DESCRIPTION OF THE TASK: Write out the data exactly, every line included.

Items from a dataset:
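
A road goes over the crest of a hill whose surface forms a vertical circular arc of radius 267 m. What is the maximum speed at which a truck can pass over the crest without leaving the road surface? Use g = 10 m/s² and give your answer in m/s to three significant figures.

51.7 m/s

At the crest the centre of the circle is below the truck, so the net downward (centripetal) force is mg − N = mv²/r.
The truck leaves the road when N → 0, giving v_max = √(g r) = √(10.0 × 267) = 51.67 m/s.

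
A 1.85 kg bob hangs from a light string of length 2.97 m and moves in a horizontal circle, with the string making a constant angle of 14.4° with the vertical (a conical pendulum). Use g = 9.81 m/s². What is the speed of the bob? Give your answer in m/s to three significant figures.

1.36 m/s

The radius of the circle is r = L sinθ = 2.97 × sin 14.4° = 0.7386 m.
Horizontally T sinθ = mv²/r and vertically T cosθ = mg, so tanθ = v²/(rg).
v = √(r g tanθ) = √(0.7386 × 9.81 × 0.2568) = √1.860 = 1.364 m/s.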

TASK OUTPUT:
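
A road goes over the crest of a hill whose surface forms a vertical circular arc of radius 267 m. What is the maximum speed at which a truck can pass over the crest without leaving the road surface? Use g = 10 m/s² and give your answer in m/s to three significant figures.

51.7 m/s

At the crest the centre of the circle is below the truck, so the net downward (centripetal) force is mg − N = mv²/r.
The truck leaves the road when N → 0, giving v_max = √(g r) = √(10.0 × 267) = 51.67 m/s.

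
A 1.85 kg bob hangs from a light string of length 2.97 m and moves in a horizontal circle, with the string making a constant angle of 14.4° with the vertical (a conical pendulum). Use g = 9.81 m/s². What is the speed of the bob? Give your answer in m/s to three significant figures.

1.36 m/s

The radius of the circle is r = L sinθ = 2.97 × sin 14.4° = 0.7386 m.
Horizontally T sinθ = mv²/r and vertically T cosθ = mg, so tanθ = v²/(rg).
v = √(r g tanθ) = √(0.7386 × 9.81 × 0.2568) = √1.860 = 1.364 m/s.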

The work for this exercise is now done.